DATA SHOWN:

☆ ☆ ☆

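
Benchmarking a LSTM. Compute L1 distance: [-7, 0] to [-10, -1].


d = |-7+ 10| + |0+ 1|
  = 3 + 1
  = 4

4


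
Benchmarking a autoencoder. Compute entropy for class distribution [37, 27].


Probabilities: [37/64, 27/64] ≈ [0.5781, 0.4219]
H = -((37/64)·log₂(37/64) + (27/64)·log₂(27/64))
  = 0.9823 bits

0.9823 bits


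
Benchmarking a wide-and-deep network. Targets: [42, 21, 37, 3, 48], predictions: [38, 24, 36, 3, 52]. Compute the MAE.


Absolute errors: |42-38|=4, |21-24|=3, |37-36|=1, |3-3|=0, |48-52|=4
Sum = 12
MAE = 12/5 = 12/5

12/5


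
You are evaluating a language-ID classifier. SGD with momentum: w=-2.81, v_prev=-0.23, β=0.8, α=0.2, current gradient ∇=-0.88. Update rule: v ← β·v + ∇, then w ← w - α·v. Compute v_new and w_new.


v_new = 0.8·-0.23 - 0.88 = -0.184 - 0.88 = -1.064
w_new = -2.81 - 0.2·-1.064 = -2.81 + 0.2128 = -2.5972

v_new=-1.064, w_new=-2.5972


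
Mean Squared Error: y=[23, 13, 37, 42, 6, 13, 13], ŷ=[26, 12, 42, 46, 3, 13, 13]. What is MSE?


Squared errors: (23-26)²=9, (13-12)²=1, (37-42)²=25, (42-46)²=16, (6-3)²=9, (13-13)²=0, (13-13)²=0
Sum = 60
MSE = 60/7 = 60/7

60/7


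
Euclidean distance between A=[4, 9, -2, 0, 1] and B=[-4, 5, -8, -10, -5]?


d = √((4+ 4)² + (9-5)² + (-2+ 8)² + (0+ 10)² + (1+ 5)²)
  = √(64 + 16 + 36 + 100 + 36)
  = √252 = 15.8745

15.8745


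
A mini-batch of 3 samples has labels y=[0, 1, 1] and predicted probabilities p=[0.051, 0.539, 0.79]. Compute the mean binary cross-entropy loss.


L[0] = -ln(1-0.051) = -ln(0.949) = 0.0523
L[1] = -ln(0.539) = 0.618
L[2] = -ln(0.79) = 0.2357
mean = (0.0523 + 0.618 + 0.2357)/3 = 0.302

0.302


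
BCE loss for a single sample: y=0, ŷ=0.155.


BCE = -[y·ln(p) + (1-y)·ln(1-p)]
= -0 - 1·ln(1-0.155)
= -ln(0.845) = 0.1684

0.1684


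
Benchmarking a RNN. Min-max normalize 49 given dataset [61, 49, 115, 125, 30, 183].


min=30, max=183
(49-30)/(183-30) = 19/153 = 0.1242

0.1242


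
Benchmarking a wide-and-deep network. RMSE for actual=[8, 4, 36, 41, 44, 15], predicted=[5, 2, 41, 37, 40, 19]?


MSE = 86/6 = 14.3333
RMSE = √(86/6) = 3.7859

3.7859


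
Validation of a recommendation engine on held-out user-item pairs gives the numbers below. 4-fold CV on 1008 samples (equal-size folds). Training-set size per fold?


Fold size = 1008/4 = 252
Training per fold = 1008 - 252 = 756

756


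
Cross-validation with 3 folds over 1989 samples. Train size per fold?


Fold size = 1989/3 = 663
Training per fold = 1989 - 663 = 1326

1326


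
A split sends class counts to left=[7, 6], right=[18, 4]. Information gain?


Parent = [25, 10], H_parent = 0.8631
H_left = 0.9957 (n=13), H_right = 0.684 (n=22)
H_children = (13/35)·0.9957 + (22/35)·0.684 = 0.7998
IG = 0.8631 - 0.7998 = 0.0633

0.0633


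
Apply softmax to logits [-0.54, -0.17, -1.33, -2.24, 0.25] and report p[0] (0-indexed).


Exponentials: e^-0.54=0.5827, e^-0.17=0.8437, e^-1.33=0.2645, e^-2.24=0.1065, e^0.25=1.284
Sum = 3.0814
Softmax = [0.1891, 0.2738, 0.0858, 0.0345, 0.4167]
p[0] = 0.5827/3.0814 = 0.1891

0.1891


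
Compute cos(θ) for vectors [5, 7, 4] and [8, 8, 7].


A·B = 5·8 + 7·8 + 4·7 = 124
‖A‖ = √90 = 9.4868, ‖B‖ = √177 = 13.3041
cos = 124/(√90·√177) = 124/√15930 = 0.9825

0.9825


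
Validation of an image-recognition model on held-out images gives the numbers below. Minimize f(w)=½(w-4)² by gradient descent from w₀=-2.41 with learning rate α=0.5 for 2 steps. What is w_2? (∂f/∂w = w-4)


step 1: grad = -2.41-4 = -6.41; w = -2.41 - 0.5·(-6.41) = 0.795
step 2: grad = 0.795-4 = -3.205; w = 0.795 - 0.5·(-3.205) = 2.3975

2.3975


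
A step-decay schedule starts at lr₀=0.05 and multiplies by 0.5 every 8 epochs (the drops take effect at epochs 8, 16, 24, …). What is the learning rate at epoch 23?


n_drops = ⌊23/8⌋ = 2
lr = 0.05·0.5^2 = 0.05·0.25 = 0.0125

0.0125


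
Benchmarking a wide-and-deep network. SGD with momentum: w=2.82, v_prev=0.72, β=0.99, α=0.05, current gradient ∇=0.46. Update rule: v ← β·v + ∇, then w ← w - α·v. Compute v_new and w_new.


v_new = 0.99·0.72 + 0.46 = 0.7128 + 0.46 = 1.1728
w_new = 2.82 - 0.05·1.1728 = 2.82 - 0.05864 = 2.76136

v_new=1.1728, w_new=2.76136


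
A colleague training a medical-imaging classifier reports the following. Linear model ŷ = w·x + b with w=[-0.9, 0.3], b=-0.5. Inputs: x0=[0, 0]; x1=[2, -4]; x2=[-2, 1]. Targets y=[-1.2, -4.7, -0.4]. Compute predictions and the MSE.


ŷ0 = (-0.9)·(0) + (0.3)·(0) - 0.5 = -0.5
ŷ1 = (-0.9)·(2) + (0.3)·(-4) - 0.5 = -3.5
ŷ2 = (-0.9)·(-2) + (0.3)·(1) - 0.5 = 1.6
errors² = [0.49, 1.44, 4.0]
MSE = 5.9300/3 = 1.9767

1.9767


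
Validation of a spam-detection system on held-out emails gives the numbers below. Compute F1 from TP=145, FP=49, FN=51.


Precision = 145/194 = 0.7474
Recall = 145/196 = 0.7398
F1 = 2·P·R/(P+R) = 2·TP/(2·TP+FP+FN) = 290/(290+49+51) = 290/390 = 0.7436

0.7436


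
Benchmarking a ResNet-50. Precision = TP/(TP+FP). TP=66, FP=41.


Precision = TP/(TP+FP)
= 66/(66+41)
= 66/107 = 61.68%

61.68%


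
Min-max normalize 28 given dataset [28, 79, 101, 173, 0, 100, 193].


min=0, max=193
(28-0)/(193-0) = 28/193 = 0.1451

0.1451


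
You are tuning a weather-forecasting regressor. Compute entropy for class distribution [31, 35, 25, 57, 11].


Probabilities: [31/159, 35/159, 25/159, 57/159, 11/159] ≈ [0.195, 0.2201, 0.1572, 0.3585, 0.0692]
H = -((31/159)·log₂(31/159) + (35/159)·log₂(35/159) + (25/159)·log₂(25/159) + (57/159)·log₂(57/159) + (11/159)·log₂(11/159))
  = 2.1573 bits

2.1573 bits


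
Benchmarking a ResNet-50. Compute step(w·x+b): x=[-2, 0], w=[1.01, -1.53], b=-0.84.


z = (-2)·(1.01) + (0)·(-1.53) - 0.84
  = -2.86
step(z) = 0 (z<0)

0


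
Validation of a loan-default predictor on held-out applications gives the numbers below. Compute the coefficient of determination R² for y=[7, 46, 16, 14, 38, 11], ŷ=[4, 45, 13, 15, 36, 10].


ȳ = 22
SS_res = Σ(y-ŷ)² = 25
SS_tot = Σ(y-ȳ)² = 1278
R² = 1 - SS_res/SS_tot = 1 - 0.0196 = 0.9804

0.9804


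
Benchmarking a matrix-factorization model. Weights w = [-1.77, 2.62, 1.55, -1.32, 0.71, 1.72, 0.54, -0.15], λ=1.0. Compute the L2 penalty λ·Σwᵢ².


‖w‖₂² = (-1.77)² + (2.62)² + (1.55)² + (-1.32)² + (0.71)² + (1.72)² + (0.54)² + (-0.15)²
     = 3.1329 + 6.8644 + 2.4025 + 1.7424 + 0.5041 + 2.9584 + 0.2916 + 0.0225
     = 17.9188
λ·‖w‖₂² = 1.0·17.9188 = 17.9188

17.9188


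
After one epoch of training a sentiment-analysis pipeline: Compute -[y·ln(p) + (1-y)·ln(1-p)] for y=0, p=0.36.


BCE = -[y·ln(p) + (1-y)·ln(1-p)]
= -0 - 1·ln(1-0.36)
= -ln(0.64) = 0.4463

0.4463


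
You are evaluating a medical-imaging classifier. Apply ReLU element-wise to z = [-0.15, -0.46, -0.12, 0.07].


ReLU(-0.15) = max(0, -0.15) = 0.0
ReLU(-0.46) = max(0, -0.46) = 0.0
ReLU(-0.12) = max(0, -0.12) = 0.0
ReLU(0.07) = max(0, 0.07) = 0.07
result = [0.0, 0.0, 0.0, 0.07]

[0.0, 0.0, 0.0, 0.07]


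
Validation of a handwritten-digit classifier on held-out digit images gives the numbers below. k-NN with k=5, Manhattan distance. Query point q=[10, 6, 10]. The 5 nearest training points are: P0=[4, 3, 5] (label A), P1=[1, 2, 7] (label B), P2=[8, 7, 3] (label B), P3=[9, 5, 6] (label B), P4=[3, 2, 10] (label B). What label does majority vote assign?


d(q,P0) = 14  (label A)
d(q,P1) = 16  (label B)
d(q,P2) = 10  (label B)
d(q,P3) = 6  (label B)
d(q,P4) = 11  (label B)
Votes: A=1, B=4
Majority → B

B


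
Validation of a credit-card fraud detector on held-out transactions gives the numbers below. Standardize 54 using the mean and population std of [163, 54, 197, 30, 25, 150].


μ = 103.1667, σ = 68.8705
z = (54 - 103.1667)/68.8705 = -0.7139

-0.7139


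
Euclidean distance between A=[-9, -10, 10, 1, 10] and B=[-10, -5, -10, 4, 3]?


d = √((-9+ 10)² + (-10+ 5)² + (10+ 10)² + (1-4)² + (10-3)²)
  = √(1 + 25 + 400 + 9 + 49)
  = √484 = 22.0

22.0


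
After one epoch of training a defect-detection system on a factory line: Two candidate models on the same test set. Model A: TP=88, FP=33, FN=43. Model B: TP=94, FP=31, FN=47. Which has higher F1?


Model A: P=88/121=0.7273, R=88/131=0.6718, F1=2PR/(P+R)=2TP/(2TP+FP+FN)=176/252=0.6984
Model B: P=94/125=0.752, R=94/141=0.6667, F1=2PR/(P+R)=2TP/(2TP+FP+FN)=188/266=0.7068
0.6984 < 0.7068 → Model B

Model B


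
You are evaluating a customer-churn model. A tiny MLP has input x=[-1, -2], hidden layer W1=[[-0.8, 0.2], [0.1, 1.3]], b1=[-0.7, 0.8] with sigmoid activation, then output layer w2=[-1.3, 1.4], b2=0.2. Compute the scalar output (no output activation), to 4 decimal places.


z1[0] = (-0.8)·(-1) + (0.2)·(-2) - 0.7 = -0.3
z1[1] = (0.1)·(-1) + (1.3)·(-2) + 0.8 = -1.9
h = sigmoid(z1) = [0.4256, 0.1301]
output = (-1.3)·(0.4256) + (1.4)·(0.1301) + 0.2 = -0.1711

-0.1711


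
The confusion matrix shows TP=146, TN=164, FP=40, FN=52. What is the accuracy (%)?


Accuracy = (TP+TN)/(TP+TN+FP+FN)
= (146+164)/(402)
= 310/402 = 77.11%

77.11%


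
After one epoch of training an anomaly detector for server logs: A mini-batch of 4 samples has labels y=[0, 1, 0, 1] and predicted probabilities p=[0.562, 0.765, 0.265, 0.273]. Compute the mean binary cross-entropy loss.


L[0] = -ln(1-0.562) = -ln(0.438) = 0.8255
L[1] = -ln(0.765) = 0.2679
L[2] = -ln(1-0.265) = -ln(0.735) = 0.3079
L[3] = -ln(0.273) = 1.2983
mean = (0.8255 + 0.2679 + 0.3079 + 1.2983)/4 = 0.6749

0.6749


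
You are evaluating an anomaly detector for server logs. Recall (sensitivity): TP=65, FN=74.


Recall = TP/(TP+FN)
= 65/(65+74)
= 65/139 = 46.76%

46.76%


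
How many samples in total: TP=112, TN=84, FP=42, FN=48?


Total = TP + TN + FP + FN
= 112 + 84 + 42 + 48
= 286
(Predicted positive: 154, predicted negative: 132)

286


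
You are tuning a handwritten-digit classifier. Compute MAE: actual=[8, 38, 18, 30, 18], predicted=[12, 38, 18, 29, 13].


Absolute errors: |8-12|=4, |38-38|=0, |18-18|=0, |30-29|=1, |18-13|=5
Sum = 10
MAE = 10/5 = 2

2


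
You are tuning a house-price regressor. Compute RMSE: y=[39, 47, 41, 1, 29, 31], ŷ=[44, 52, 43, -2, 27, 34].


MSE = 76/6 = 12.6667
RMSE = √(76/6) = 3.559

3.559


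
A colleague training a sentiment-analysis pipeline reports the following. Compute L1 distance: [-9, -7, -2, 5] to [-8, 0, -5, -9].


d = |-9+ 8| + |-7-0| + |-2+ 5| + |5+ 9|
  = 1 + 7 + 3 + 14
  = 25

25


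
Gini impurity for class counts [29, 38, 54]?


Probabilities: [29/121, 38/121, 54/121] ≈ [0.2397, 0.314, 0.4463]
Σpᵢ² = (841 + 1444 + 2916)/121² = 5201/14641
Gini = 1 - Σpᵢ² = 1 - 5201/14641 = 0.6448

0.6448


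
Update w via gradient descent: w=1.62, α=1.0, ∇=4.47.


w_new = w - α·∇
= 1.62 - 1.0·4.47
= 1.62 - 4.47
= -2.85

-2.85


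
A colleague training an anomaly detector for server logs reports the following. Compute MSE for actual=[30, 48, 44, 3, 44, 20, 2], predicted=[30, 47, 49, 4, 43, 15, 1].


Squared errors: (30-30)²=0, (48-47)²=1, (44-49)²=25, (3-4)²=1, (44-43)²=1, (20-15)²=25, (2-1)²=1
Sum = 54
MSE = 54/7 = 54/7

54/7


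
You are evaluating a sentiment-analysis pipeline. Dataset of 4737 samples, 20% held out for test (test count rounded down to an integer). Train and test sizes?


Test = ⌊4737·20/100⌋ = 947
Train = 4737 - 947 = 3790

Train: 3790, Test: 947


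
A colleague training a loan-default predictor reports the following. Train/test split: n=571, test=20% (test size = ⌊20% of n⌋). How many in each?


Test = ⌊571·20/100⌋ = 114
Train = 571 - 114 = 457

Train: 457, Test: 114


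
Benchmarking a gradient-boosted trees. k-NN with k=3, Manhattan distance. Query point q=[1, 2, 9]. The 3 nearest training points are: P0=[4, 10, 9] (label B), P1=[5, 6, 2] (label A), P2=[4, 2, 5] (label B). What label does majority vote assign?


d(q,P0) = 11  (label B)
d(q,P1) = 15  (label A)
d(q,P2) = 7  (label B)
Votes: A=1, B=2
Majority → B

B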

☆ ☆ ☆

DIRECTIONS: Return, please, every line from the one that contains "A colleague training a loan-default" through the final line of the listing, exactly, and no others.

RESPONSE FOR THIS EXERCISE:
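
A colleague training a loan-default predictor reports the following. Train/test split: n=571, test=20% (test size = ⌊20% of n⌋). How many in each?


Test = ⌊571·20/100⌋ = 114
Train = 571 - 114 = 457

Train: 457, Test: 114


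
Benchmarking a gradient-boosted trees. k-NN with k=3, Manhattan distance. Query point q=[1, 2, 9]. The 3 nearest training points are: P0=[4, 10, 9] (label B), P1=[5, 6, 2] (label A), P2=[4, 2, 5] (label B). What label does majority vote assign?


d(q,P0) = 11  (label B)
d(q,P1) = 15  (label A)
d(q,P2) = 7  (label B)
Votes: A=1, B=2
Majority → B

B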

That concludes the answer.